What the task asks —
The required output is the exact run of lines below that opens at the line with "Answer: $26 i" and closes at the line with "Answer: 8418/5 ≈ 1683.6".

___ Entries provided ___

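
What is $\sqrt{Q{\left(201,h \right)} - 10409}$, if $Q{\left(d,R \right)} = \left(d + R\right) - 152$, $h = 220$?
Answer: $26 i \sqrt{15} \approx 100.7 i$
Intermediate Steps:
$Q{\left(d,R \right)} = -152 + R + d$ ($Q{\left(d,R \right)} = \left(R + d\right) - 152 = -152 + R + d$)
$\sqrt{Q{\left(201,h \right)} - 10409} = \sqrt{\left(-152 + 220 + 201\right) - 10409} = \sqrt{269 - 10409} = \sqrt{-10140} = 26 i \sqrt{15}$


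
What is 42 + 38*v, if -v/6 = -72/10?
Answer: 8418/5 ≈ 1683.6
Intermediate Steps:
v = 216/5 (v = -(-432)/10 = -6*(-36/5) = 216/5 ≈ 43.200)
42 + 38*v = 42 + 38*(216/5) = 42 + 8208/5 = 8418/5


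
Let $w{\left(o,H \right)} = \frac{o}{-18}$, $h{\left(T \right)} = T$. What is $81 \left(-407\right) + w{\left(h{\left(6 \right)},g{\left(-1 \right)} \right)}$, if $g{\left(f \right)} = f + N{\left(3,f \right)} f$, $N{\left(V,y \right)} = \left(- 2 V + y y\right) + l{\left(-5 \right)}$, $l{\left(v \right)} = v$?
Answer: $- \frac{98902}{3} \approx -32967.0$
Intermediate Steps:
$N{\left(V,y \right)} = -5 + y^{2} - 2 V$ ($N{\left(V,y \right)} = \left(- 2 V + y y\right) - 5 = \left(- 2 V + y^{2}\right) - 5 = \left(y^{2} - 2 V\right) - 5 = -5 + y^{2} - 2 V$)
$g{\left(f \right)} = f + f \left(-11 + f^{2}\right)$ ($g{\left(f \right)} = f + \left(-5 + f^{2} - 6\right) f = f + \left(-11 + f^{2}\right) f = f + f \left(-11 + f^{2}\right)$)
$w{\left(o,H \right)} = - \frac{o}{18}$ ($w{\left(o,H \right)} = o \left(- \frac{1}{18}\right) = - \frac{o}{18}$)
$81 \left(-407\right) + w{\left(h{\left(6 \right)},g{\left(-1 \right)} \right)} = 81 \left(-407\right) - \frac{1}{3} = -32967 - \frac{1}{3} = - \frac{98902}{3}$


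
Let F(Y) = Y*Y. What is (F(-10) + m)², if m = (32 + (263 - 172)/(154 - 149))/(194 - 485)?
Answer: 21097272001/2117025 ≈ 9965.5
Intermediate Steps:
F(Y) = Y²
m = -251/1455 (m = (32 + 91/5)/(-291) = (32 + 91*(⅕))*(-1/291) = (32 + 91/5)*(-1/291) = (251/5)*(-1/291) = -251/1455 ≈ -0.17251)
(F(-10) + m)² = ((-10)² - 251/1455)² = (100 - 251/1455)² = (145249/1455)² = 21097272001/2117025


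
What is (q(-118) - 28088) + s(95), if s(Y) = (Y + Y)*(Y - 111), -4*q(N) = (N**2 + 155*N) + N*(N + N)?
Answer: -73997/2 ≈ -36999.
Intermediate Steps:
q(N) = -155*N/4 - 3*N**2/4 (q(N) = -((N**2 + 155*N) + N*(N + N))/4 = -((N**2 + 155*N) + N*(2*N))/4 = -((N**2 + 155*N) + 2*N**2)/4 = -(3*N**2 + 155*N)/4 = -155*N/4 - 3*N**2/4)
s(Y) = 2*Y*(-111 + Y) (s(Y) = (2*Y)*(-111 + Y) = 2*Y*(-111 + Y))
(q(-118) - 28088) + s(95) = (-1/4*(-118)*(155 + 3*(-118)) - 28088) + 2*95*(-111 + 95) = (-1/4*(-118)*(155 - 354) - 28088) + 2*95*(-16) = (-1/4*(-118)*(-199) - 28088) - 3040 = (-11741/2 - 28088) - 3040 = -67917/2 - 3040 = -73997/2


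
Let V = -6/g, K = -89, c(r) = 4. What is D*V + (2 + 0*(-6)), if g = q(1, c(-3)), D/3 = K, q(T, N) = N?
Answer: 805/2 ≈ 402.50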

___

Solution —
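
Answer: $26 i \sqrt{15} \approx 100.7 i$
Intermediate Steps:
$Q{\left(d,R \right)} = -152 + R + d$ ($Q{\left(d,R \right)} = \left(R + d\right) - 152 = -152 + R + d$)
$\sqrt{Q{\left(201,h \right)} - 10409} = \sqrt{\left(-152 + 220 + 201\right) - 10409} = \sqrt{269 - 10409} = \sqrt{-10140} = 26 i \sqrt{15}$


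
What is 42 + 38*v, if -v/6 = -72/10?
Answer: 8418/5 ≈ 1683.6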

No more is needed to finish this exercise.